**WHAT YOU SHOULD DO:**
When you find the line with "Iteratively Factor: z^3" among the records below, reproduce it and each line after it exactly, ending with the line with "Gather c: -7*c^3".

──────── DATA FOR THIS EXERCISE

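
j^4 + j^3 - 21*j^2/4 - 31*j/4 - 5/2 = (j - 5/2)*(j + 1/2)*(j + 1)*(j + 2)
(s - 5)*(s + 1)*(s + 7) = s^3 + 3*s^2 - 33*s - 35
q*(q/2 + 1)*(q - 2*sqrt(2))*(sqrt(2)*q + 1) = sqrt(2)*q^4/2 - 3*q^3/2 + sqrt(2)*q^3 - 3*q^2 - sqrt(2)*q^2 - 2*sqrt(2)*q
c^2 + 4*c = c*(c + 4)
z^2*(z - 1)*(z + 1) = z^4 - z^2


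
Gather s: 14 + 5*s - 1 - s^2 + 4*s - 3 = -s^2 + 9*s + 10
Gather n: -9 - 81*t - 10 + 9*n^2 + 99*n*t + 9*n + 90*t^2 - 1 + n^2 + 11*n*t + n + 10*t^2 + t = 10*n^2 + n*(110*t + 10) + 100*t^2 - 80*t - 20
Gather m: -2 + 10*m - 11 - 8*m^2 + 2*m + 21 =-8*m^2 + 12*m + 8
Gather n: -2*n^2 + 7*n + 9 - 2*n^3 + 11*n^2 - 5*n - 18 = -2*n^3 + 9*n^2 + 2*n - 9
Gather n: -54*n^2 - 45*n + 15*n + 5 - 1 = -54*n^2 - 30*n + 4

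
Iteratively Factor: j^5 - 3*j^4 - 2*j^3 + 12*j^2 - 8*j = (j - 2)*(j^4 - j^3 - 4*j^2 + 4*j) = (j - 2)*(j + 2)*(j^3 - 3*j^2 + 2*j) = (j - 2)*(j - 1)*(j + 2)*(j^2 - 2*j) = j*(j - 2)*(j - 1)*(j + 2)*(j - 2)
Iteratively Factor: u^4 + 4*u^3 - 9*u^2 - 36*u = (u + 4)*(u^3 - 9*u) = u*(u + 4)*(u^2 - 9) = u*(u + 3)*(u + 4)*(u - 3)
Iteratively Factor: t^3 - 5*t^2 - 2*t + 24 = (t - 4)*(t^2 - t - 6) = (t - 4)*(t - 3)*(t + 2)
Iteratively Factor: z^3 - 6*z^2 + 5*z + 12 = (z - 3)*(z^2 - 3*z - 4) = (z - 4)*(z - 3)*(z + 1)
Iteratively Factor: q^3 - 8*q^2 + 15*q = (q - 3)*(q^2 - 5*q) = (q - 5)*(q - 3)*(q)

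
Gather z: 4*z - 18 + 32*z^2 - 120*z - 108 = 32*z^2 - 116*z - 126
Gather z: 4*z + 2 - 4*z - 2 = 0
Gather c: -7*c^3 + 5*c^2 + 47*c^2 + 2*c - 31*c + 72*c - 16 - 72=-7*c^3 + 52*c^2 + 43*c - 88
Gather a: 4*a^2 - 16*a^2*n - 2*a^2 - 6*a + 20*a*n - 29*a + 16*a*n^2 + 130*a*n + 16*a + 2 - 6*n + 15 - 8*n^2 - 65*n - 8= a^2*(2 - 16*n) + a*(16*n^2 + 150*n - 19) - 8*n^2 - 71*n + 9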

────────────────

**ANSWER BELOW:**
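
Iteratively Factor: z^3 - 6*z^2 + 5*z + 12 = (z - 3)*(z^2 - 3*z - 4) = (z - 4)*(z - 3)*(z + 1)
Iteratively Factor: q^3 - 8*q^2 + 15*q = (q - 3)*(q^2 - 5*q) = (q - 5)*(q - 3)*(q)

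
Gather z: 4*z - 18 + 32*z^2 - 120*z - 108 = 32*z^2 - 116*z - 126
Gather z: 4*z + 2 - 4*z - 2 = 0
Gather c: -7*c^3 + 5*c^2 + 47*c^2 + 2*c - 31*c + 72*c - 16 - 72=-7*c^3 + 52*c^2 + 43*c - 88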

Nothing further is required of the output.